## Records shown:
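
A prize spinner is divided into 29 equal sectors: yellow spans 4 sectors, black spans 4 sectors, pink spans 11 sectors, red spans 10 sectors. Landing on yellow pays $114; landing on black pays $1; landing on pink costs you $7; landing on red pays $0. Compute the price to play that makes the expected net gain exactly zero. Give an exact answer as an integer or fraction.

383/29 dollars

E[payout] = (4/29)·114 + (4/29)·1 + (11/29)·(-7) + (10/29)·0 = 383/29
Fair fee = E[payout] = 383/29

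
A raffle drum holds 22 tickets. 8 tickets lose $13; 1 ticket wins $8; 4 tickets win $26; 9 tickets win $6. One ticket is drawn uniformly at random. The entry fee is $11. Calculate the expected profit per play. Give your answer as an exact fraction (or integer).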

## What is being asked:
Full repetition needed. Write out every entry above exactly as given.

## Exercise result:
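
A prize spinner is divided into 29 equal sectors: yellow spans 4 sectors, black spans 4 sectors, pink spans 11 sectors, red spans 10 sectors. Landing on yellow pays $114; landing on black pays $1; landing on pink costs you $7; landing on red pays $0. Compute the price to play that makes the expected net gain exactly zero. Give an exact answer as an integer or fraction.

383/29 dollars

E[payout] = (4/29)·114 + (4/29)·1 + (11/29)·(-7) + (10/29)·0 = 383/29
Fair fee = E[payout] = 383/29

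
A raffle drum holds 22 tickets. 8 tickets lose $13; 1 ticket wins $8; 4 tickets win $26; 9 tickets win $6. One ticket is drawn uniformly at random. The entry fee is $11. Calculate the expected profit per play. Give your answer as an exact fraction (or integer).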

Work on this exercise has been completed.